To do >> Reproduce the entries exactly.

[Collected data]
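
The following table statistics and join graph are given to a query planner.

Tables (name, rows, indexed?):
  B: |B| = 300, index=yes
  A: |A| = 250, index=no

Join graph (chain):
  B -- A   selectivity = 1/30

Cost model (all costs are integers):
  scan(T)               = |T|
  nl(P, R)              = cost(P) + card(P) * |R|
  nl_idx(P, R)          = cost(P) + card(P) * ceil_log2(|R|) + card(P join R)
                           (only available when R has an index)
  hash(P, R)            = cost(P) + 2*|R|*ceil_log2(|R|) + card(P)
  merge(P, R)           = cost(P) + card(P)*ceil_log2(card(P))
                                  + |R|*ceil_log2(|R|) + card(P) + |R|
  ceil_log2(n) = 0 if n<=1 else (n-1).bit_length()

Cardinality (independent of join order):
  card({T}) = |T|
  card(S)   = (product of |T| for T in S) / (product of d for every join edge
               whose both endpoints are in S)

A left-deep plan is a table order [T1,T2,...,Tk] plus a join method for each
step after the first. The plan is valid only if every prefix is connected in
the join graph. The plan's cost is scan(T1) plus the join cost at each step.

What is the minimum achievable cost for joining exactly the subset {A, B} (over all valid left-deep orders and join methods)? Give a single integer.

Selinger DP over subsets of {A,B}:
  {B}: scan cost=300, card=300
  {A}: scan cost=250, card=250
  {AB}: card=2500; try (A,hash)→4600, (B,nl_idx)→5000, (B,merge)→5500, (A,merge)→5550, (B,hash)→5900, (B,nl)→75250 …(+1); best=4600 via (A,hash)

4600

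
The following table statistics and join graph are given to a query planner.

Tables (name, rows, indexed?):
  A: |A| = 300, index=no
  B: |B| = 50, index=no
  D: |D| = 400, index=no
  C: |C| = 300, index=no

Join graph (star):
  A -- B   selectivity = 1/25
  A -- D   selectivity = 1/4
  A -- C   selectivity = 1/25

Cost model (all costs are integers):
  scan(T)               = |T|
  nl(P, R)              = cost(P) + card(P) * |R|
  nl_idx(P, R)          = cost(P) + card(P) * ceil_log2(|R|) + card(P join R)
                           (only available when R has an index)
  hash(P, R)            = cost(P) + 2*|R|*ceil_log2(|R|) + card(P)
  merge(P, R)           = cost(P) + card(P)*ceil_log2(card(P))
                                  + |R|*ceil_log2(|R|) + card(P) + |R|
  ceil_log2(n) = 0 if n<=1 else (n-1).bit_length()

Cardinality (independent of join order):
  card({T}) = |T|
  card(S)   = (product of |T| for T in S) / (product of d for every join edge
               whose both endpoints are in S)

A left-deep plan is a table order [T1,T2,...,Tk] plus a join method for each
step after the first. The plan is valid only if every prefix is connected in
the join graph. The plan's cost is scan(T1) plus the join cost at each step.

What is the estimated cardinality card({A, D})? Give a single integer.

30000

Tables in S: A(300), D(400)
Edges inside S: A-D(d=4)
numerator = 300 * 400 = 120000
denominator = 4 = 4
card(S) = 120000 / 4 = 30000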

Exercise result >>
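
The following table statistics and join graph are given to a query planner.

Tables (name, rows, indexed?):
  B: |B| = 300, index=yes
  A: |A| = 250, index=no

Join graph (chain):
  B -- A   selectivity = 1/30

Cost model (all costs are integers):
  scan(T)               = |T|
  nl(P, R)              = cost(P) + card(P) * |R|
  nl_idx(P, R)          = cost(P) + card(P) * ceil_log2(|R|) + card(P join R)
                           (only available when R has an index)
  hash(P, R)            = cost(P) + 2*|R|*ceil_log2(|R|) + card(P)
  merge(P, R)           = cost(P) + card(P)*ceil_log2(card(P))
                                  + |R|*ceil_log2(|R|) + card(P) + |R|
  ceil_log2(n) = 0 if n<=1 else (n-1).bit_length()

Cardinality (independent of join order):
  card({T}) = |T|
  card(S)   = (product of |T| for T in S) / (product of d for every join edge
               whose both endpoints are in S)

A left-deep plan is a table order [T1,T2,...,Tk] plus a join method for each
step after the first. The plan is valid only if every prefix is connected in
the join graph. The plan's cost is scan(T1) plus the join cost at each step.

What is the minimum achievable cost for joining exactly the subset {A, B} (over all valid left-deep orders and join methods)? Give a single integer.

Selinger DP over subsets of {A,B}:
  {B}: scan cost=300, card=300
  {A}: scan cost=250, card=250
  {AB}: card=2500; try (A,hash)→4600, (B,nl_idx)→5000, (B,merge)→5500, (A,merge)→5550, (B,hash)→5900, (B,nl)→75250 …(+1); best=4600 via (A,hash)

4600

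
The following table statistics and join graph are given to a query planner.

Tables (name, rows, indexed?):
  A: |A| = 300, index=no
  B: |B| = 50, index=no
  D: |D| = 400, index=no
  C: |C| = 300, index=no

Join graph (star):
  A -- B   selectivity = 1/25
  A -- D   selectivity = 1/4
  A -- C   selectivity = 1/25

Cost model (all costs are integers):
  scan(T)               = |T|
  nl(P, R)              = cost(P) + card(P) * |R|
  nl_idx(P, R)          = cost(P) + card(P) * ceil_log2(|R|) + card(P join R)
                           (only available when R has an index)
  hash(P, R)            = cost(P) + 2*|R|*ceil_log2(|R|) + card(P)
  merge(P, R)           = cost(P) + card(P)*ceil_log2(card(P))
                                  + |R|*ceil_log2(|R|) + card(P) + |R|
  ceil_log2(n) = 0 if n<=1 else (n-1).bit_length()

Cardinality (independent of join order):
  card({T}) = |T|
  card(S)   = (product of |T| for T in S) / (product of d for every join edge
               whose both endpoints are in S)

A left-deep plan is a table order [T1,T2,...,Tk] plus a join method for each
step after the first. The plan is valid only if every prefix is connected in
the join graph. The plan's cost is scan(T1) plus the join cost at each step.

What is the estimated cardinality card({A, D})? Give a single integer.

30000

Tables in S: A(300), D(400)
Edges inside S: A-D(d=4)
numerator = 300 * 400 = 120000
denominator = 4 = 4
card(S) = 120000 / 4 = 30000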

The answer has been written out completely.